Dataset content:
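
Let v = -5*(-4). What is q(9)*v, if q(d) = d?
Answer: 180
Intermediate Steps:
v = 20
q(9)*v = 9*20 = 180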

Task goal:
Retype the listing above in full, exactly as it stands.

Answer below:
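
Let v = -5*(-4). What is q(9)*v, if q(d) = d?
Answer: 180
Intermediate Steps:
v = 20
q(9)*v = 9*20 = 180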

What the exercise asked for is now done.